* **TASK REQUIREMENTS**
Give the records again in full, exactly as written.

* **LISTED ENTRIES**
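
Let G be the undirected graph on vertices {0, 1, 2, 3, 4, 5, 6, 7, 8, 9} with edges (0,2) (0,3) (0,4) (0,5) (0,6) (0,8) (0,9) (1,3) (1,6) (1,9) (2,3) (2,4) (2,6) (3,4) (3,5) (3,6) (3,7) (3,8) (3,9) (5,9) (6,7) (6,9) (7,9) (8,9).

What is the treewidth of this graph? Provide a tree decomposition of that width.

The largest bag has 4 vertices, giving width 3; this decomposition certifies tw(G) ≤ 3. For the lower bound, the 4 vertices {0, 3, 8, 9} are pairwise adjacent, and any tree decomposition puts a clique entirely inside one bag — forcing width ≥ 3. Therefore the treewidth is 3.

Treewidth 3.
One such decomposition:
Bags: B1 = {0, 2, 3, 6}  B2 = {0, 2, 3, 4}  B3 = {0, 3, 6, 9}  B4 = {1, 3, 6, 9}  B5 = {0, 3, 8, 9}  B6 = {3, 6, 7, 9}  B7 = {0, 3, 5, 9}
Tree: B1–B2, B1–B3, B3–B4, B3–B5, B3–B6, B5–B7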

* **SOLUTION FOR THIS PROBLEM**
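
Let G be the undirected graph on vertices {0, 1, 2, 3, 4, 5, 6, 7, 8, 9} with edges (0,2) (0,3) (0,4) (0,5) (0,6) (0,8) (0,9) (1,3) (1,6) (1,9) (2,3) (2,4) (2,6) (3,4) (3,5) (3,6) (3,7) (3,8) (3,9) (5,9) (6,7) (6,9) (7,9) (8,9).

What is the treewidth of this graph? Provide a tree decomposition of that width.

The largest bag has 4 vertices, giving width 3; this decomposition certifies tw(G) ≤ 3. For the lower bound, the 4 vertices {0, 3, 8, 9} are pairwise adjacent, and any tree decomposition puts a clique entirely inside one bag — forcing width ≥ 3. Therefore the treewidth is 3.

Treewidth 3.
One such decomposition:
Bags: B1 = {0, 2, 3, 6}  B2 = {0, 2, 3, 4}  B3 = {0, 3, 6, 9}  B4 = {1, 3, 6, 9}  B5 = {0, 3, 8, 9}  B6 = {3, 6, 7, 9}  B7 = {0, 3, 5, 9}
Tree: B1–B2, B1–B3, B3–B4, B3–B5, B3–B6, B5–B7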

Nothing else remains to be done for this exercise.